(Dataset entries)
BEGIN
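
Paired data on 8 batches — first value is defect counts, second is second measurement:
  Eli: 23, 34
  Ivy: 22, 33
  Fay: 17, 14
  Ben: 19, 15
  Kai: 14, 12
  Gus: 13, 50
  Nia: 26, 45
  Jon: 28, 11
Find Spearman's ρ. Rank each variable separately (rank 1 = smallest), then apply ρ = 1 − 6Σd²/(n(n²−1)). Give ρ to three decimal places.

-0.167

Ranks of variable 1: 6, 5, 3, 4, 2, 1, 7, 8
Ranks of variable 2: 6, 5, 3, 4, 2, 8, 7, 1
d = r₁ − r₂: 0, 0, 0, 0, 0, -7, 0, 7
d²: 0, 0, 0, 0, 0, 49, 0, 49; Σd² = 98
ρ = 1 − 6·98/(8·63) = 1 − 588/504 = -0.167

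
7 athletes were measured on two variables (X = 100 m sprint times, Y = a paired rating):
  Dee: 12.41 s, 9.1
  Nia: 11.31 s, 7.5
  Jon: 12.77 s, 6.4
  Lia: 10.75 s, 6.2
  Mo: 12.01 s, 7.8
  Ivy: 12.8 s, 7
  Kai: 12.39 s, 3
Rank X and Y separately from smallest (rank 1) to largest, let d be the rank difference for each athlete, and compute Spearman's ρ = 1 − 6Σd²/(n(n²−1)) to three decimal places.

Ranks of variable 1: 5, 2, 6, 1, 3, 7, 4
Ranks of variable 2: 7, 5, 3, 2, 6, 4, 1
d = r₁ − r₂: -2, -3, 3, -1, -3, 3, 3
d²: 4, 9, 9, 1, 9, 9, 9; Σd² = 50
ρ = 1 − 6·50/(7·48) = 1 − 300/336 = 0.107

0.107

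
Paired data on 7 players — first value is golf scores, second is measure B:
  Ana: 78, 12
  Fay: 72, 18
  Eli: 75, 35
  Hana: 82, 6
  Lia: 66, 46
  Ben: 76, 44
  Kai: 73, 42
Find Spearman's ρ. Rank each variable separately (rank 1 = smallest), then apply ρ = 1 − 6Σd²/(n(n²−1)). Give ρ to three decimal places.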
END
• WHAT IS REQUIRED:
Write out all the records above one more time, exactly.

• OUTPUT BELOW:
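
Paired data on 8 batches — first value is defect counts, second is second measurement:
  Eli: 23, 34
  Ivy: 22, 33
  Fay: 17, 14
  Ben: 19, 15
  Kai: 14, 12
  Gus: 13, 50
  Nia: 26, 45
  Jon: 28, 11
Find Spearman's ρ. Rank each variable separately (rank 1 = smallest), then apply ρ = 1 − 6Σd²/(n(n²−1)). Give ρ to three decimal places.

-0.167

Ranks of variable 1: 6, 5, 3, 4, 2, 1, 7, 8
Ranks of variable 2: 6, 5, 3, 4, 2, 8, 7, 1
d = r₁ − r₂: 0, 0, 0, 0, 0, -7, 0, 7
d²: 0, 0, 0, 0, 0, 49, 0, 49; Σd² = 98
ρ = 1 − 6·98/(8·63) = 1 − 588/504 = -0.167

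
7 athletes were measured on two variables (X = 100 m sprint times, Y = a paired rating):
  Dee: 12.41 s, 9.1
  Nia: 11.31 s, 7.5
  Jon: 12.77 s, 6.4
  Lia: 10.75 s, 6.2
  Mo: 12.01 s, 7.8
  Ivy: 12.8 s, 7
  Kai: 12.39 s, 3
Rank X and Y separately from smallest (rank 1) to largest, let d be the rank difference for each athlete, and compute Spearman's ρ = 1 − 6Σd²/(n(n²−1)) to three decimal places.

Ranks of variable 1: 5, 2, 6, 1, 3, 7, 4
Ranks of variable 2: 7, 5, 3, 2, 6, 4, 1
d = r₁ − r₂: -2, -3, 3, -1, -3, 3, 3
d²: 4, 9, 9, 1, 9, 9, 9; Σd² = 50
ρ = 1 − 6·50/(7·48) = 1 − 300/336 = 0.107

0.107

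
Paired data on 7 players — first value is golf scores, second is measure B:
  Ana: 78, 12
  Fay: 72, 18
  Eli: 75, 35
  Hana: 82, 6
  Lia: 66, 46
  Ben: 76, 44
  Kai: 73, 42
Find Spearman's ρ. Rank each variable separately (rank 1 = smallest), then apply ρ = 1 − 6Σd²/(n(n²−1)). Give ρ to three decimal places.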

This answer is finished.